◆ Prompt ◆
Each line that includes "smooth" must be copied from the records.

◆ Stored data ◆
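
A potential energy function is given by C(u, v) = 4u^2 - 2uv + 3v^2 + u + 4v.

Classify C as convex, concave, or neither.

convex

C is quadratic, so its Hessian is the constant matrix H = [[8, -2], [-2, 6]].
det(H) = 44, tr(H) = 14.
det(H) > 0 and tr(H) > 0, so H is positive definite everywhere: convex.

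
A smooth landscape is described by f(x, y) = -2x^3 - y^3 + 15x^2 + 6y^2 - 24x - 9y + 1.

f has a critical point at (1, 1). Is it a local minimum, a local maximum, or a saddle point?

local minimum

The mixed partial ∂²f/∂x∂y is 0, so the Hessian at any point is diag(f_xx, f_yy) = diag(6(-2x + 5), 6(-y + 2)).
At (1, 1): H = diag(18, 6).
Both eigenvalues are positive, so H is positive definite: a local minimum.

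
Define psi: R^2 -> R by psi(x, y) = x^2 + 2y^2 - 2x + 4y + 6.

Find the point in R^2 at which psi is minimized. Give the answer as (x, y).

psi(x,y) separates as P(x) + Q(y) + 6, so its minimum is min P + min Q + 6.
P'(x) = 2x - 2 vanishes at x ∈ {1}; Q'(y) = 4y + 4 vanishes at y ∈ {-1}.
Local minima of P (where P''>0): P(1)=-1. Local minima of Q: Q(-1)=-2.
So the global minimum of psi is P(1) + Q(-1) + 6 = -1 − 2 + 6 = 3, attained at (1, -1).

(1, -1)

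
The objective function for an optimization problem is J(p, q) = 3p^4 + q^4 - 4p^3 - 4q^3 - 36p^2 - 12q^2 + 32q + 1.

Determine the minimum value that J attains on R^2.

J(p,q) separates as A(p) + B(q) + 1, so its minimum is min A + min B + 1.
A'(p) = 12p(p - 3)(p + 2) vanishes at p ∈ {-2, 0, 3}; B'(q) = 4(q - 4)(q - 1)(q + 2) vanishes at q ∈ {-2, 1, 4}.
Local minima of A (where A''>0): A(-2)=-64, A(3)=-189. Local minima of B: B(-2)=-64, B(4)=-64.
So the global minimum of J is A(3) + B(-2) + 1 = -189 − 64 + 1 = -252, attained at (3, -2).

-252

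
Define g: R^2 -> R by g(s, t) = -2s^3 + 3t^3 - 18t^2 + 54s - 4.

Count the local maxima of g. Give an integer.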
--
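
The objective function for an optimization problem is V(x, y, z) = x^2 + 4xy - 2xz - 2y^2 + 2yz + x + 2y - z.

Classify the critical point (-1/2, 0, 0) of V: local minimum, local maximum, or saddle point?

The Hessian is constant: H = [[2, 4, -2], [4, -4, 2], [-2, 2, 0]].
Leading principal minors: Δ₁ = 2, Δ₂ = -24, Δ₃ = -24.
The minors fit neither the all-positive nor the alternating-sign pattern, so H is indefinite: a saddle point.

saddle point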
--
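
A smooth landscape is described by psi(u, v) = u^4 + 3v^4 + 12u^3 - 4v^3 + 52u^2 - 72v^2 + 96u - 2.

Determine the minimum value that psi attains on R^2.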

◆ Answer section ◆
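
A smooth landscape is described by f(x, y) = -2x^3 - y^3 + 15x^2 + 6y^2 - 24x - 9y + 1.
A smooth landscape is described by psi(u, v) = u^4 + 3v^4 + 12u^3 - 4v^3 + 52u^2 - 72v^2 + 96u - 2.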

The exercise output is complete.